EXERCISE OBJECTIVE:
Every line from the beginning of the data through the line containing "14. PC=1 actual=N" should be reproduced exactly, and no further lines should be output.

PROVIDED INFORMATION:
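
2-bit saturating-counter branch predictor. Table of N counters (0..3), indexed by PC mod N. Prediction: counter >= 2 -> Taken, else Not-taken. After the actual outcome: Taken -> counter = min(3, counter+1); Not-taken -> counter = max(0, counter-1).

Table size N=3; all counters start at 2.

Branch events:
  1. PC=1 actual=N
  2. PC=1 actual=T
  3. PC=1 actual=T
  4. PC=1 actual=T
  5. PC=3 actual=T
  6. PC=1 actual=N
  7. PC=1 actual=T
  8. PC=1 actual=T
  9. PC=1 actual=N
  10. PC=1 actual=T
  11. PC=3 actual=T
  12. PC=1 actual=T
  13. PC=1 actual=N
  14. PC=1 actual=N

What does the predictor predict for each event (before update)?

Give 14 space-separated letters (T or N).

Answer: T N T T T T T T T T T T T T

Derivation:
Ev 1: PC=1 idx=1 pred=T actual=N -> ctr[1]=1
Ev 2: PC=1 idx=1 pred=N actual=T -> ctr[1]=2
Ev 3: PC=1 idx=1 pred=T actual=T -> ctr[1]=3
Ev 4: PC=1 idx=1 pred=T actual=T -> ctr[1]=3
Ev 5: PC=3 idx=0 pred=T actual=T -> ctr[0]=3
Ev 6: PC=1 idx=1 pred=T actual=N -> ctr[1]=2
Ev 7: PC=1 idx=1 pred=T actual=T -> ctr[1]=3
Ev 8: PC=1 idx=1 pred=T actual=T -> ctr[1]=3
Ev 9: PC=1 idx=1 pred=T actual=N -> ctr[1]=2
Ev 10: PC=1 idx=1 pred=T actual=T -> ctr[1]=3
Ev 11: PC=3 idx=0 pred=T actual=T -> ctr[0]=3
Ev 12: PC=1 idx=1 pred=T actual=T -> ctr[1]=3
Ev 13: PC=1 idx=1 pred=T actual=N -> ctr[1]=2
Ev 14: PC=1 idx=1 pred=T actual=N -> ctr[1]=1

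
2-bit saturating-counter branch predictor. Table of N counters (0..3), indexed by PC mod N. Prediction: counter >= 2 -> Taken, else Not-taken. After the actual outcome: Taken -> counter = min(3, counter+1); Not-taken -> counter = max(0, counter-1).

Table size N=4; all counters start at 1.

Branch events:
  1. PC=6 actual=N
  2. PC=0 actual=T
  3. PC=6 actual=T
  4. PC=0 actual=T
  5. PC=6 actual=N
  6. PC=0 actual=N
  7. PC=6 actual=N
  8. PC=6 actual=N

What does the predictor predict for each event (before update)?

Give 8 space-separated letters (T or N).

Ev 1: PC=6 idx=2 pred=N actual=N -> ctr[2]=0
Ev 2: PC=0 idx=0 pred=N actual=T -> ctr[0]=2
Ev 3: PC=6 idx=2 pred=N actual=T -> ctr[2]=1
Ev 4: PC=0 idx=0 pred=T actual=T -> ctr[0]=3
Ev 5: PC=6 idx=2 pred=N actual=N -> ctr[2]=0
Ev 6: PC=0 idx=0 pred=T actual=N -> ctr[0]=2
Ev 7: PC=6 idx=2 pred=N actual=N -> ctr[2]=0
Ev 8: PC=6 idx=2 pred=N actual=N -> ctr[2]=0

Answer: N N N T N T N N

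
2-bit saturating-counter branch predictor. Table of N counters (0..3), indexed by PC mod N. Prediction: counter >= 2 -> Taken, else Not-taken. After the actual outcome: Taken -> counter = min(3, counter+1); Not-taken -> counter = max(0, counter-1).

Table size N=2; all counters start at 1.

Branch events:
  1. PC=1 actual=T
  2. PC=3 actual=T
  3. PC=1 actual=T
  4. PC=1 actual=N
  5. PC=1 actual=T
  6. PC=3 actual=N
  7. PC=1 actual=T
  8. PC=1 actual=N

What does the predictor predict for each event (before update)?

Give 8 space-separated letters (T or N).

Ev 1: PC=1 idx=1 pred=N actual=T -> ctr[1]=2
Ev 2: PC=3 idx=1 pred=T actual=T -> ctr[1]=3
Ev 3: PC=1 idx=1 pred=T actual=T -> ctr[1]=3
Ev 4: PC=1 idx=1 pred=T actual=N -> ctr[1]=2
Ev 5: PC=1 idx=1 pred=T actual=T -> ctr[1]=3
Ev 6: PC=3 idx=1 pred=T actual=N -> ctr[1]=2
Ev 7: PC=1 idx=1 pred=T actual=T -> ctr[1]=3
Ev 8: PC=1 idx=1 pred=T actual=N -> ctr[1]=2

Answer: N T T T T T T T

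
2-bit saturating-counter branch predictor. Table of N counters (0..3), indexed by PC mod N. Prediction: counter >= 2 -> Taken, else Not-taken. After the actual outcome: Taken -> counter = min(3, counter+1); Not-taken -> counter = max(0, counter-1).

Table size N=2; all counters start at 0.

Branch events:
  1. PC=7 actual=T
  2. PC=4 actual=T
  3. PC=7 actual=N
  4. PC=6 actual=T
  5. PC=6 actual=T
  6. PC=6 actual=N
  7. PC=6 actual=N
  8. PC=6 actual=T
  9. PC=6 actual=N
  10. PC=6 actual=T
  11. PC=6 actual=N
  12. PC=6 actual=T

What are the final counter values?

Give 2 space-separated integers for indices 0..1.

Ev 1: PC=7 idx=1 pred=N actual=T -> ctr[1]=1
Ev 2: PC=4 idx=0 pred=N actual=T -> ctr[0]=1
Ev 3: PC=7 idx=1 pred=N actual=N -> ctr[1]=0
Ev 4: PC=6 idx=0 pred=N actual=T -> ctr[0]=2
Ev 5: PC=6 idx=0 pred=T actual=T -> ctr[0]=3
Ev 6: PC=6 idx=0 pred=T actual=N -> ctr[0]=2
Ev 7: PC=6 idx=0 pred=T actual=N -> ctr[0]=1
Ev 8: PC=6 idx=0 pred=N actual=T -> ctr[0]=2
Ev 9: PC=6 idx=0 pred=T actual=N -> ctr[0]=1
Ev 10: PC=6 idx=0 pred=N actual=T -> ctr[0]=2
Ev 11: PC=6 idx=0 pred=T actual=N -> ctr[0]=1
Ev 12: PC=6 idx=0 pred=N actual=T -> ctr[0]=2

Answer: 2 0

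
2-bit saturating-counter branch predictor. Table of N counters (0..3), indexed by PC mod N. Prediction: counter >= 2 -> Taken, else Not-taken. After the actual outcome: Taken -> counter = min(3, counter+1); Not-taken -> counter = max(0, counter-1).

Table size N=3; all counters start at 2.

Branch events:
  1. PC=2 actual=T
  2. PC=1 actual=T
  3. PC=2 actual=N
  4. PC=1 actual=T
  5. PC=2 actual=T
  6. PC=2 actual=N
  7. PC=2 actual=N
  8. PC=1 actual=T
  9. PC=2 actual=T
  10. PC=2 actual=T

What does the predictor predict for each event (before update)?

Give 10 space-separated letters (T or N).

Answer: T T T T T T T T N T

Derivation:
Ev 1: PC=2 idx=2 pred=T actual=T -> ctr[2]=3
Ev 2: PC=1 idx=1 pred=T actual=T -> ctr[1]=3
Ev 3: PC=2 idx=2 pred=T actual=N -> ctr[2]=2
Ev 4: PC=1 idx=1 pred=T actual=T -> ctr[1]=3
Ev 5: PC=2 idx=2 pred=T actual=T -> ctr[2]=3
Ev 6: PC=2 idx=2 pred=T actual=N -> ctr[2]=2
Ev 7: PC=2 idx=2 pred=T actual=N -> ctr[2]=1
Ev 8: PC=1 idx=1 pred=T actual=T -> ctr[1]=3
Ev 9: PC=2 idx=2 pred=N actual=T -> ctr[2]=2
Ev 10: PC=2 idx=2 pred=T actual=T -> ctr[2]=3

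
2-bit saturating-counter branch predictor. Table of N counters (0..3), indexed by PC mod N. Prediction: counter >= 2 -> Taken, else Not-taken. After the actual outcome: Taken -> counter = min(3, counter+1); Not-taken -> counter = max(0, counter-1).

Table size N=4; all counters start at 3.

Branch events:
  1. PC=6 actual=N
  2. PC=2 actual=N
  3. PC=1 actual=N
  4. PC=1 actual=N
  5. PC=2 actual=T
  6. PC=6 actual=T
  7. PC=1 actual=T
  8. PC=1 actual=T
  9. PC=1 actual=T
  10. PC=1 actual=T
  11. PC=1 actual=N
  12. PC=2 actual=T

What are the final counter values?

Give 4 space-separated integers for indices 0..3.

Answer: 3 2 3 3

Derivation:
Ev 1: PC=6 idx=2 pred=T actual=N -> ctr[2]=2
Ev 2: PC=2 idx=2 pred=T actual=N -> ctr[2]=1
Ev 3: PC=1 idx=1 pred=T actual=N -> ctr[1]=2
Ev 4: PC=1 idx=1 pred=T actual=N -> ctr[1]=1
Ev 5: PC=2 idx=2 pred=N actual=T -> ctr[2]=2
Ev 6: PC=6 idx=2 pred=T actual=T -> ctr[2]=3
Ev 7: PC=1 idx=1 pred=N actual=T -> ctr[1]=2
Ev 8: PC=1 idx=1 pred=T actual=T -> ctr[1]=3
Ev 9: PC=1 idx=1 pred=T actual=T -> ctr[1]=3
Ev 10: PC=1 idx=1 pred=T actual=T -> ctr[1]=3
Ev 11: PC=1 idx=1 pred=T actual=N -> ctr[1]=2
Ev 12: PC=2 idx=2 pred=T actual=T -> ctr[2]=3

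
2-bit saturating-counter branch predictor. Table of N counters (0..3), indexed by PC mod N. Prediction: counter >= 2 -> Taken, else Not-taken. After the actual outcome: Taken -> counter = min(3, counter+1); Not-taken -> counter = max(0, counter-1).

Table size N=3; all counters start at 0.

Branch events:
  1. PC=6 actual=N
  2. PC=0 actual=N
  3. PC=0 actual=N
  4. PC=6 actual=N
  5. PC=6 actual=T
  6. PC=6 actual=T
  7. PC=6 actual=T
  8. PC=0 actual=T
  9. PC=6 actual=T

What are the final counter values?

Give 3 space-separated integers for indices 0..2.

Ev 1: PC=6 idx=0 pred=N actual=N -> ctr[0]=0
Ev 2: PC=0 idx=0 pred=N actual=N -> ctr[0]=0
Ev 3: PC=0 idx=0 pred=N actual=N -> ctr[0]=0
Ev 4: PC=6 idx=0 pred=N actual=N -> ctr[0]=0
Ev 5: PC=6 idx=0 pred=N actual=T -> ctr[0]=1
Ev 6: PC=6 idx=0 pred=N actual=T -> ctr[0]=2
Ev 7: PC=6 idx=0 pred=T actual=T -> ctr[0]=3
Ev 8: PC=0 idx=0 pred=T actual=T -> ctr[0]=3
Ev 9: PC=6 idx=0 pred=T actual=T -> ctr[0]=3

Answer: 3 0 0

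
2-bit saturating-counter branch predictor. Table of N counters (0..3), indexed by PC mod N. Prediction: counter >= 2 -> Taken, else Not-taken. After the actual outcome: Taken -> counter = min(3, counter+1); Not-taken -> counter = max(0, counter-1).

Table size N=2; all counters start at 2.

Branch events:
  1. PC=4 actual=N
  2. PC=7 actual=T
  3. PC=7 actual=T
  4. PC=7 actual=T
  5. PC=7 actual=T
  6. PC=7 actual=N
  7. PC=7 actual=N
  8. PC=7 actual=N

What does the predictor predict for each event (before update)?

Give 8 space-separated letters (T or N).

Answer: T T T T T T T N

Derivation:
Ev 1: PC=4 idx=0 pred=T actual=N -> ctr[0]=1
Ev 2: PC=7 idx=1 pred=T actual=T -> ctr[1]=3
Ev 3: PC=7 idx=1 pred=T actual=T -> ctr[1]=3
Ev 4: PC=7 idx=1 pred=T actual=T -> ctr[1]=3
Ev 5: PC=7 idx=1 pred=T actual=T -> ctr[1]=3
Ev 6: PC=7 idx=1 pred=T actual=N -> ctr[1]=2
Ev 7: PC=7 idx=1 pred=T actual=N -> ctr[1]=1
Ev 8: PC=7 idx=1 pred=N actual=N -> ctr[1]=0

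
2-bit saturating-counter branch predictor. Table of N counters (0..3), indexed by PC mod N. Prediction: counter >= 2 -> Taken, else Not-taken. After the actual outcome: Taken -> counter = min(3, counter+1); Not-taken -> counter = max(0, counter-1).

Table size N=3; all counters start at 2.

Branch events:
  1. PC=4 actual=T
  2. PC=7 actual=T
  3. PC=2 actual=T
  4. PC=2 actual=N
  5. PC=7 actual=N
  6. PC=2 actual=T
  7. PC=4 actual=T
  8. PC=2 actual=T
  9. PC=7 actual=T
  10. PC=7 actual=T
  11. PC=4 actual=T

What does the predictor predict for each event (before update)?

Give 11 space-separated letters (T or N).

Answer: T T T T T T T T T T T

Derivation:
Ev 1: PC=4 idx=1 pred=T actual=T -> ctr[1]=3
Ev 2: PC=7 idx=1 pred=T actual=T -> ctr[1]=3
Ev 3: PC=2 idx=2 pred=T actual=T -> ctr[2]=3
Ev 4: PC=2 idx=2 pred=T actual=N -> ctr[2]=2
Ev 5: PC=7 idx=1 pred=T actual=N -> ctr[1]=2
Ev 6: PC=2 idx=2 pred=T actual=T -> ctr[2]=3
Ev 7: PC=4 idx=1 pred=T actual=T -> ctr[1]=3
Ev 8: PC=2 idx=2 pred=T actual=T -> ctr[2]=3
Ev 9: PC=7 idx=1 pred=T actual=T -> ctr[1]=3
Ev 10: PC=7 idx=1 pred=T actual=T -> ctr[1]=3
Ev 11: PC=4 idx=1 pred=T actual=T -> ctr[1]=3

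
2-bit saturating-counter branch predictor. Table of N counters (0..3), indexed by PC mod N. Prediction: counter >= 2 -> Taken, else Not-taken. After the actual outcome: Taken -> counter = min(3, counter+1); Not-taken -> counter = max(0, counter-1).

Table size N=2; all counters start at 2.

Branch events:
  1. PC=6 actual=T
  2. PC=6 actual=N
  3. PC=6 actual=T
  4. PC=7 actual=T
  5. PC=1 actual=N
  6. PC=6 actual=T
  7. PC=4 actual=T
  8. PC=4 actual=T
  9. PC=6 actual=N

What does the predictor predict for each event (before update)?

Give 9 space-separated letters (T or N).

Answer: T T T T T T T T T

Derivation:
Ev 1: PC=6 idx=0 pred=T actual=T -> ctr[0]=3
Ev 2: PC=6 idx=0 pred=T actual=N -> ctr[0]=2
Ev 3: PC=6 idx=0 pred=T actual=T -> ctr[0]=3
Ev 4: PC=7 idx=1 pred=T actual=T -> ctr[1]=3
Ev 5: PC=1 idx=1 pred=T actual=N -> ctr[1]=2
Ev 6: PC=6 idx=0 pred=T actual=T -> ctr[0]=3
Ev 7: PC=4 idx=0 pred=T actual=T -> ctr[0]=3
Ev 8: PC=4 idx=0 pred=T actual=T -> ctr[0]=3
Ev 9: PC=6 idx=0 pred=T actual=N -> ctr[0]=2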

EXERCISE ANSWER:
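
2-bit saturating-counter branch predictor. Table of N counters (0..3), indexed by PC mod N. Prediction: counter >= 2 -> Taken, else Not-taken. After the actual outcome: Taken -> counter = min(3, counter+1); Not-taken -> counter = max(0, counter-1).

Table size N=3; all counters start at 2.

Branch events:
  1. PC=1 actual=N
  2. PC=1 actual=T
  3. PC=1 actual=T
  4. PC=1 actual=T
  5. PC=3 actual=T
  6. PC=1 actual=N
  7. PC=1 actual=T
  8. PC=1 actual=T
  9. PC=1 actual=N
  10. PC=1 actual=T
  11. PC=3 actual=T
  12. PC=1 actual=T
  13. PC=1 actual=N
  14. PC=1 actual=N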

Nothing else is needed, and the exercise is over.